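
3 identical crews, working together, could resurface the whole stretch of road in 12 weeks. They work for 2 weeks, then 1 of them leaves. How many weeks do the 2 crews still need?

One crew does 1/36 of the job per week.
After 2 weeks with 3 crews, 1/6 is done (5/6 left).
With 2 crews the rate is 2/36 = 1/18, so the rest takes 5/6 ÷ 1/18 = 15 weeks.

15 weeks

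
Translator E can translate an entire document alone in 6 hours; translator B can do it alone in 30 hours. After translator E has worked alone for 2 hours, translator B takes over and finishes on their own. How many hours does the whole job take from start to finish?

22 hours

In 2 hours translator E does 2/6 = 1/3 of the job, leaving 2/3.
Translator B works at 1/30 per hour, so finishing takes 2/3 ÷ 1/30 = 20 hours.
Total time = 2 + 20 = 22 hours.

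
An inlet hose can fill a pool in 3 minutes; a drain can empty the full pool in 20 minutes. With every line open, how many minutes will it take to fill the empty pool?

60/17 minutes

Net rate = 1/3 − 1/20 = (20 − 3)/60 = 17/60 per minute.
Filling time = 1 ÷ (17/60) = 60/17 minutes.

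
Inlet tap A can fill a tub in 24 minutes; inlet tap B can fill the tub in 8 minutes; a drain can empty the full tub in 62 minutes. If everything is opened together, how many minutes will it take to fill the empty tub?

Net rate = 1/24 + 1/8 − 1/62 = (31 + 93 − 12)/744 = 112/744 = 14/93 per minute.
Filling time = 1 ÷ (14/93) = 93/14 minutes.

93/14 minutes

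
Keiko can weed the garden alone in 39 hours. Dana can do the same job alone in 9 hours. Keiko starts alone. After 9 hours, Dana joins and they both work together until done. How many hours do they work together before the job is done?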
┄┄┄┄┄┄┄┄┄┄┄┄┄┄┄┄┄┄┄┄
• _Problem description_:
Set the whole listing down again so that it matches the original exactly.

• _Problem solution_:
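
3 identical crews, working together, could resurface the whole stretch of road in 12 weeks. They work for 2 weeks, then 1 of them leaves. How many weeks do the 2 crews still need?

One crew does 1/36 of the job per week.
After 2 weeks with 3 crews, 1/6 is done (5/6 left).
With 2 crews the rate is 2/36 = 1/18, so the rest takes 5/6 ÷ 1/18 = 15 weeks.

15 weeks

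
Translator E can translate an entire document alone in 6 hours; translator B can do it alone in 30 hours. After translator E has worked alone for 2 hours, translator B takes over and finishes on their own. How many hours does the whole job take from start to finish?

22 hours

In 2 hours translator E does 2/6 = 1/3 of the job, leaving 2/3.
Translator B works at 1/30 per hour, so finishing takes 2/3 ÷ 1/30 = 20 hours.
Total time = 2 + 20 = 22 hours.

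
An inlet hose can fill a pool in 3 minutes; a drain can empty the full pool in 20 minutes. With every line open, how many minutes will it take to fill the empty pool?

60/17 minutes

Net rate = 1/3 − 1/20 = (20 − 3)/60 = 17/60 per minute.
Filling time = 1 ÷ (17/60) = 60/17 minutes.

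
Inlet tap A can fill a tub in 24 minutes; inlet tap B can fill the tub in 8 minutes; a drain can empty the full tub in 62 minutes. If everything is opened together, how many minutes will it take to fill the empty tub?

Net rate = 1/24 + 1/8 − 1/62 = (31 + 93 − 12)/744 = 112/744 = 14/93 per minute.
Filling time = 1 ÷ (14/93) = 93/14 minutes.

93/14 minutes

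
Keiko can weed the garden alone in 39 hours. Dana can do the same job alone in 9 hours. Keiko starts alone. After 9 hours, Dana joins and they both work together until done. How many hours do they work together before the job is done?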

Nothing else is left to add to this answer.